Copy out all of the data below with no alterations.
[Exercise materials — start]
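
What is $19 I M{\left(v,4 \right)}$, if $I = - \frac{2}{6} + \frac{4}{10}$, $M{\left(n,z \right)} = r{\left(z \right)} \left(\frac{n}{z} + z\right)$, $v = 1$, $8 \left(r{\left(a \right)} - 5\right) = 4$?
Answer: $\frac{3553}{120} \approx 29.608$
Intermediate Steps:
$r{\left(a \right)} = \frac{11}{2}$ ($r{\left(a \right)} = 5 + \frac{1}{8} \cdot 4 = 5 + \frac{1}{2} = \frac{11}{2}$)
$M{\left(n,z \right)} = \frac{11 z}{2} + \frac{11 n}{2 z}$ ($M{\left(n,z \right)} = \frac{11 \left(\frac{n}{z} + z\right)}{2} = \frac{11 \left(z + \frac{n}{z}\right)}{2} = \frac{11 z}{2} + \frac{11 n}{2 z}$)
$I = \frac{1}{15}$ ($I = \left(-2\right) \frac{1}{6} + 4 \cdot \frac{1}{10} = - \frac{1}{3} + \frac{2}{5} = \frac{1}{15} \approx 0.066667$)
$19 I M{\left(v,4 \right)} = 19 \cdot \frac{1}{15} \frac{11 \left(1 + 4^{2}\right)}{2 \cdot 4} = \frac{19 \cdot \frac{11}{2} \cdot \frac{1}{4} \left(1 + 16\right)}{15} = \frac{19 \cdot \frac{11}{2} \cdot \frac{1}{4} \cdot 17}{15} = \frac{19}{15} \cdot \frac{187}{8} = \frac{3553}{120}$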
[Exercise materials — finish]
Exercise result>
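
What is $19 I M{\left(v,4 \right)}$, if $I = - \frac{2}{6} + \frac{4}{10}$, $M{\left(n,z \right)} = r{\left(z \right)} \left(\frac{n}{z} + z\right)$, $v = 1$, $8 \left(r{\left(a \right)} - 5\right) = 4$?
Answer: $\frac{3553}{120} \approx 29.608$
Intermediate Steps:
$r{\left(a \right)} = \frac{11}{2}$ ($r{\left(a \right)} = 5 + \frac{1}{8} \cdot 4 = 5 + \frac{1}{2} = \frac{11}{2}$)
$M{\left(n,z \right)} = \frac{11 z}{2} + \frac{11 n}{2 z}$ ($M{\left(n,z \right)} = \frac{11 \left(\frac{n}{z} + z\right)}{2} = \frac{11 \left(z + \frac{n}{z}\right)}{2} = \frac{11 z}{2} + \frac{11 n}{2 z}$)
$I = \frac{1}{15}$ ($I = \left(-2\right) \frac{1}{6} + 4 \cdot \frac{1}{10} = - \frac{1}{3} + \frac{2}{5} = \frac{1}{15} \approx 0.066667$)
$19 I M{\left(v,4 \right)} = 19 \cdot \frac{1}{15} \frac{11 \left(1 + 4^{2}\right)}{2 \cdot 4} = \frac{19 \cdot \frac{11}{2} \cdot \frac{1}{4} \left(1 + 16\right)}{15} = \frac{19 \cdot \frac{11}{2} \cdot \frac{1}{4} \cdot 17}{15} = \frac{19}{15} \cdot \frac{187}{8} = \frac{3553}{120}$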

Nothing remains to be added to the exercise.